**The problem**
Would you transcribe the line containing "against this tax." and every line after it, through the end of the records below, exactly and with nothing else?

**Dataset excerpts**
# # # # # # #

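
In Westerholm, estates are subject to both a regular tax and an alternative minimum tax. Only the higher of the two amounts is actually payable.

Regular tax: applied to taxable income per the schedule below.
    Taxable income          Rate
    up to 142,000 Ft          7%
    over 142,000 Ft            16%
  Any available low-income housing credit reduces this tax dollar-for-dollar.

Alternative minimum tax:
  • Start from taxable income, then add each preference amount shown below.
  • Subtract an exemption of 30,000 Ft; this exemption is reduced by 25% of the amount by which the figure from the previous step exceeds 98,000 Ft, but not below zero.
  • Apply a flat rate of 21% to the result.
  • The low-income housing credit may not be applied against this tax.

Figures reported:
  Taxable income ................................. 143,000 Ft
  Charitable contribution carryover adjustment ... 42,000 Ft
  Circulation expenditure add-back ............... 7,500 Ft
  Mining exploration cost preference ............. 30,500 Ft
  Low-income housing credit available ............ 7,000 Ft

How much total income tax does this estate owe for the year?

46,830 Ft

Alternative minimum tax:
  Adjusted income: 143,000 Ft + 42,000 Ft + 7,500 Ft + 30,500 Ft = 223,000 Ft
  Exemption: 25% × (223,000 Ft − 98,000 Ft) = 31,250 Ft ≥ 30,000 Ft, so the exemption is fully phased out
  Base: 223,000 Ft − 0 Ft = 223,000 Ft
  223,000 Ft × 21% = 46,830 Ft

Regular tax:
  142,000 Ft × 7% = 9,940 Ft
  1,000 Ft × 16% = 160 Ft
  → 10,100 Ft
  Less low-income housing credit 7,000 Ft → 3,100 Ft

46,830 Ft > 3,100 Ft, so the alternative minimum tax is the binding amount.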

# # # # # # #

**Written answer**
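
  • The low-income housing credit may not be applied against this tax.

Figures reported:
  Taxable income ................................. 143,000 Ft
  Charitable contribution carryover adjustment ... 42,000 Ft
  Circulation expenditure add-back ............... 7,500 Ft
  Mining exploration cost preference ............. 30,500 Ft
  Low-income housing credit available ............ 7,000 Ft

How much total income tax does this estate owe for the year?

46,830 Ft

Alternative minimum tax:
  Adjusted income: 143,000 Ft + 42,000 Ft + 7,500 Ft + 30,500 Ft = 223,000 Ft
  Exemption: 25% × (223,000 Ft − 98,000 Ft) = 31,250 Ft ≥ 30,000 Ft, so the exemption is fully phased out
  Base: 223,000 Ft − 0 Ft = 223,000 Ft
  223,000 Ft × 21% = 46,830 Ft

Regular tax:
  142,000 Ft × 7% = 9,940 Ft
  1,000 Ft × 16% = 160 Ft
  → 10,100 Ft
  Less low-income housing credit 7,000 Ft → 3,100 Ft

46,830 Ft > 3,100 Ft, so the alternative minimum tax is the binding amount.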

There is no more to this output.